AIM OF THE EXERCISE:
Restate word for word the run of lines that begins at the one containing "A social-media platform" and ends at the last line of the listing.

MATERIAL PROVIDED:

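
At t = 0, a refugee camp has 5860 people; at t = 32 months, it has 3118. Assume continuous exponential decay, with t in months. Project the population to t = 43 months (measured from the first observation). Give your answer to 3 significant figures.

≈ 2,510 people

r = ln(3118/5860) / 32 ≈ -0.019717 per month
P(43) = 5860 · e^(-0.019717·43) = 5860 · 0.42834 ≈ 2510.04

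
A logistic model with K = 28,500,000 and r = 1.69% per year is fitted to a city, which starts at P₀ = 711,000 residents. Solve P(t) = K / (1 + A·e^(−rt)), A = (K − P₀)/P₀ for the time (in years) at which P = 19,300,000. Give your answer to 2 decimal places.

A = (28500000 − 711000)/711000 = 39.08439
19300000 = 28500000/(1 + 39.08439·e^(−0.0169t)) → 1 + 39.08439·e^(−0.0169t) = 1.47668
e^(−0.0169t) = 0.012196 → t = ln(81.99225)/0.0169 = 4.40662/0.0169

t ≈ 260.75 years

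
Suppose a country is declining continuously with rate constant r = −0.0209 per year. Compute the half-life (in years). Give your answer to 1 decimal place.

half-life = ln(2) / |r| = 0.69315 / 0.0209

half-life ≈ 33.2 years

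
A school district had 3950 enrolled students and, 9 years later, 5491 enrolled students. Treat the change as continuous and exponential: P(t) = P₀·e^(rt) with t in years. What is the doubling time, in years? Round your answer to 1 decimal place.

r = ln(5491/3950) / 9 = ln(1.39013) / 9 ≈ 0.036599 per year
doubling time = ln 2 / |r| = 0.69315 / 0.036599

doubling time ≈ 18.9 years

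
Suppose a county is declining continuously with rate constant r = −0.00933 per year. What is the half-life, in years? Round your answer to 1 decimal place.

half-life ≈ 74.3 years

half-life = ln(2) / |r| = 0.69315 / 0.00933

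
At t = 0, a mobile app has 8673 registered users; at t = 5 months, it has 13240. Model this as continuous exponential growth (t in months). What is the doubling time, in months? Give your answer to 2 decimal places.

r = ln(13240/8673) / 5 = ln(1.52658) / 5 ≈ 0.084606 per month
doubling time = ln 2 / |r| = 0.69315 / 0.084606

doubling time ≈ 8.19 months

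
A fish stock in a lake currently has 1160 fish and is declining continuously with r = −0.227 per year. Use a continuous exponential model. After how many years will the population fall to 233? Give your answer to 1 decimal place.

t ≈ 7.1 years

233 = 1160 · e^(-0.227·t)
t = ln(233/1160) / -0.227 = ln(0.20086) / -0.227 = -1.60514 / -0.227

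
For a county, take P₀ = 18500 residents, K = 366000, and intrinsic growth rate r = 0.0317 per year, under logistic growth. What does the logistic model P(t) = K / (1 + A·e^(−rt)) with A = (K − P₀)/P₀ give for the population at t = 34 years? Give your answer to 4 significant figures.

≈ 49,510 residents

A = (366000 − 18500)/18500 = 18.78378
P(34) = 366000 / (1 + 18.78378·e^(−0.0317·34)) = 366000 / (1 + 18.78378·0.340343)
= 366000 / 7.39294 ≈ 49506.71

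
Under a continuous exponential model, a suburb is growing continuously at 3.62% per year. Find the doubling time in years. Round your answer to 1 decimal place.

doubling time = ln(2) / |r| = 0.69315 / 0.0362

doubling time ≈ 19.1 years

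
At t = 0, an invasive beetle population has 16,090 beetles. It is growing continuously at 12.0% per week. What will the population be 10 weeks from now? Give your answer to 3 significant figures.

P(10) = 16090 · e^(0.12·10) = 16090 · e^(1.2)
= 16090 · 3.32012 ≈ 53420.68

≈ 53,400 beetles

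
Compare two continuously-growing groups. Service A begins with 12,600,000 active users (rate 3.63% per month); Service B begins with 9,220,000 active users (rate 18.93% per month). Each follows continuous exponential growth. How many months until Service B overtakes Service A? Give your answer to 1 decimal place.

12600000·e^(0.0363t) = 9220000·e^(0.1893t)
12600000/9220000 = e^((0.1893 − 0.0363)t) → ln(1.36659) = 0.153·t
t = 0.31232 / 0.153

t ≈ 2.0 months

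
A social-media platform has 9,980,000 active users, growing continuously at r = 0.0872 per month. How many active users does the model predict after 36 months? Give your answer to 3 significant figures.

≈ 230,000,000 active users

P(36) = 9980000 · e^(0.0872·36) = 9980000 · e^(3.1392)
= 9980000 · 23.08539 ≈ 230392203.74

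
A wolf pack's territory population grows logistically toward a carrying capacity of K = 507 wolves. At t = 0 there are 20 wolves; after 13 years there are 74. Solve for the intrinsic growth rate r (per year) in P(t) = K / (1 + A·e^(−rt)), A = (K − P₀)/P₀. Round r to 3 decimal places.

A = (507 − 20)/20 = 24.35
74 = 507/(1 + 24.35·e^(−r·13)) → e^(−13r) = (6.85135 − 1)/24.35 = 0.240302
r = −ln(0.240302)/13 = 1.42586/13

r ≈ 0.110 per year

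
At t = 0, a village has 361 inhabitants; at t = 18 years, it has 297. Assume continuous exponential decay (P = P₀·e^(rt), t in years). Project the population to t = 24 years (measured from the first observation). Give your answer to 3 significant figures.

≈ 278 inhabitants

r = ln(297/361) / 18 ≈ -0.010841 per year
P(24) = 361 · e^(-0.010841·24) = 361 · 0.7709 ≈ 278.3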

TASK OUTPUT:
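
A social-media platform has 9,980,000 active users, growing continuously at r = 0.0872 per month. How many active users does the model predict after 36 months? Give your answer to 3 significant figures.

≈ 230,000,000 active users

P(36) = 9980000 · e^(0.0872·36) = 9980000 · e^(3.1392)
= 9980000 · 23.08539 ≈ 230392203.74

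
A wolf pack's territory population grows logistically toward a carrying capacity of K = 507 wolves. At t = 0 there are 20 wolves; after 13 years there are 74. Solve for the intrinsic growth rate r (per year) in P(t) = K / (1 + A·e^(−rt)), A = (K − P₀)/P₀. Round r to 3 decimal places.

A = (507 − 20)/20 = 24.35
74 = 507/(1 + 24.35·e^(−r·13)) → e^(−13r) = (6.85135 − 1)/24.35 = 0.240302
r = −ln(0.240302)/13 = 1.42586/13

r ≈ 0.110 per year

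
At t = 0, a village has 361 inhabitants; at t = 18 years, it has 297. Assume continuous exponential decay (P = P₀·e^(rt), t in years). Project the population to t = 24 years (measured from the first observation). Give your answer to 3 significant figures.

≈ 278 inhabitants

r = ln(297/361) / 18 ≈ -0.010841 per year
P(24) = 361 · e^(-0.010841·24) = 361 · 0.7709 ≈ 278.3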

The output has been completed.